--- Source data Enclosed Below ---
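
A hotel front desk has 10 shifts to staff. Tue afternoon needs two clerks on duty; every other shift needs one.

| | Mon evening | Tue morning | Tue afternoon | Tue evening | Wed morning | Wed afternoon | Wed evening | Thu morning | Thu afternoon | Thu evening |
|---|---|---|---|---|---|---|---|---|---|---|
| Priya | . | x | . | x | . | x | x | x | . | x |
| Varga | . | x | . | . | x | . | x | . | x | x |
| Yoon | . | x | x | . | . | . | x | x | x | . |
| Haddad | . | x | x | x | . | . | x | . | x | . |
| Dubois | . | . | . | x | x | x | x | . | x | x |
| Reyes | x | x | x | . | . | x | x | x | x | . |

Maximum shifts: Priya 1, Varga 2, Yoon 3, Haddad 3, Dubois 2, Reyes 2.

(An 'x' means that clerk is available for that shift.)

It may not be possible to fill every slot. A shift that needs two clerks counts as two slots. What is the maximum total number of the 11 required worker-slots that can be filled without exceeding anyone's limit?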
--- End of Enclosed Source data ---
The number of lines above where the word "Reyes" occurs, and only that number, is the answer.

2